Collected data

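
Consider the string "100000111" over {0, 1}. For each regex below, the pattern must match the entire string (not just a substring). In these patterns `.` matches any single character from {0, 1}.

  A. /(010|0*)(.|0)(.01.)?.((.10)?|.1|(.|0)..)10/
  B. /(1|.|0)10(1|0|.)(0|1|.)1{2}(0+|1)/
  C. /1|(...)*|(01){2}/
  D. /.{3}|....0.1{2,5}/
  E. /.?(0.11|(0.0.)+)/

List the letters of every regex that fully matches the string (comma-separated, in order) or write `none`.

C, D

A → no match — must end with "10"
B → no match
C → match
D → match
E → no match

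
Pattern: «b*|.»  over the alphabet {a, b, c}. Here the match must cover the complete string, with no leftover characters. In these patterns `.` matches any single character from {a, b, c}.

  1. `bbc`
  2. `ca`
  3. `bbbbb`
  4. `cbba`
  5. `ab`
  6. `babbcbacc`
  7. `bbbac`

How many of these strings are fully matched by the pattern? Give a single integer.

1

1 → no match
2 → no match
3 → match
4 → no match
5 → no match
6 → no match
7 → no match
Total matched: 1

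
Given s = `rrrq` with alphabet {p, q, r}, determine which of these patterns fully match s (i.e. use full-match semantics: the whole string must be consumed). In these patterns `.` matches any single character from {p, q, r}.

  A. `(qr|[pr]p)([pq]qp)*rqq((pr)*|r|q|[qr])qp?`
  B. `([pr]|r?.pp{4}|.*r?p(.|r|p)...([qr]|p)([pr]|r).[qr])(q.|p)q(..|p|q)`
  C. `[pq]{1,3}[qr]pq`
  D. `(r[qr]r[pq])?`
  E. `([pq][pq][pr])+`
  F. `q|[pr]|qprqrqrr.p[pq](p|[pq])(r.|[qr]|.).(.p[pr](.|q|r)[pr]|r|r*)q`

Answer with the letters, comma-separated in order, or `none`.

D

A → no match
B → no match
C → no match — must end with `pq`
D → match
E → no match
F → no match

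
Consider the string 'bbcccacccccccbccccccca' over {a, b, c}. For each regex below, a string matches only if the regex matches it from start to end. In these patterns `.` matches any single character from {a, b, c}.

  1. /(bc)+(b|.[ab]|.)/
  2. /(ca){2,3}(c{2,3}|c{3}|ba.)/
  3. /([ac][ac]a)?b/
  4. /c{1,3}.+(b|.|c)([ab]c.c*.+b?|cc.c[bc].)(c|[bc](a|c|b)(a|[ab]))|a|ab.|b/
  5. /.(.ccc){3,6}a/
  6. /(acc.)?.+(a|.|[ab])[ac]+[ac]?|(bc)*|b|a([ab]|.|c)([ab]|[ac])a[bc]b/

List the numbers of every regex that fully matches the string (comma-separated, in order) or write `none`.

5, 6

1 → no match — must start with 'bc'
2 → no match — must start with 'ca'
3 → no match — must end with 'b'
4 → no match
5 → match
6 → match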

| Exercise directions |
Every entry is to be transcribed exactly as it stands.

| Answer to this task |
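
Consider the string "100000111" over {0, 1}. For each regex below, the pattern must match the entire string (not just a substring). In these patterns `.` matches any single character from {0, 1}.

  A. /(010|0*)(.|0)(.01.)?.((.10)?|.1|(.|0)..)10/
  B. /(1|.|0)10(1|0|.)(0|1|.)1{2}(0+|1)/
  C. /1|(...)*|(01){2}/
  D. /.{3}|....0.1{2,5}/
  E. /.?(0.11|(0.0.)+)/

List the letters of every regex that fully matches the string (comma-separated, in order) or write `none`.

C, D

A → no match — must end with "10"
B → no match
C → match
D → match
E → no match

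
Pattern: «b*|.»  over the alphabet {a, b, c}. Here the match must cover the complete string, with no leftover characters. In these patterns `.` matches any single character from {a, b, c}.

  1. `bbc`
  2. `ca`
  3. `bbbbb`
  4. `cbba`
  5. `ab`
  6. `babbcbacc`
  7. `bbbac`

How many of these strings are fully matched by the pattern? Give a single integer.

1

1 → no match
2 → no match
3 → match
4 → no match
5 → no match
6 → no match
7 → no match
Total matched: 1

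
Given s = `rrrq` with alphabet {p, q, r}, determine which of these patterns fully match s (i.e. use full-match semantics: the whole string must be consumed). In these patterns `.` matches any single character from {p, q, r}.

  A. `(qr|[pr]p)([pq]qp)*rqq((pr)*|r|q|[qr])qp?`
  B. `([pr]|r?.pp{4}|.*r?p(.|r|p)...([qr]|p)([pr]|r).[qr])(q.|p)q(..|p|q)`
  C. `[pq]{1,3}[qr]pq`
  D. `(r[qr]r[pq])?`
  E. `([pq][pq][pr])+`
  F. `q|[pr]|qprqrqrr.p[pq](p|[pq])(r.|[qr]|.).(.p[pr](.|q|r)[pr]|r|r*)q`

Answer with the letters, comma-separated in order, or `none`.

D

A → no match
B → no match
C → no match — must end with `pq`
D → match
E → no match
F → no match

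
Consider the string 'bbcccacccccccbccccccca' over {a, b, c}. For each regex below, a string matches only if the regex matches it from start to end. In these patterns `.` matches any single character from {a, b, c}.

  1. /(bc)+(b|.[ab]|.)/
  2. /(ca){2,3}(c{2,3}|c{3}|ba.)/
  3. /([ac][ac]a)?b/
  4. /c{1,3}.+(b|.|c)([ab]c.c*.+b?|cc.c[bc].)(c|[bc](a|c|b)(a|[ab]))|a|ab.|b/
  5. /.(.ccc){3,6}a/
  6. /(acc.)?.+(a|.|[ab])[ac]+[ac]?|(bc)*|b|a([ab]|.|c)([ab]|[ac])a[bc]b/

List the numbers of every regex that fully matches the string (comma-separated, in order) or write `none`.

5, 6

1 → no match — must start with 'bc'
2 → no match — must start with 'ca'
3 → no match — must end with 'b'
4 → no match
5 → match
6 → match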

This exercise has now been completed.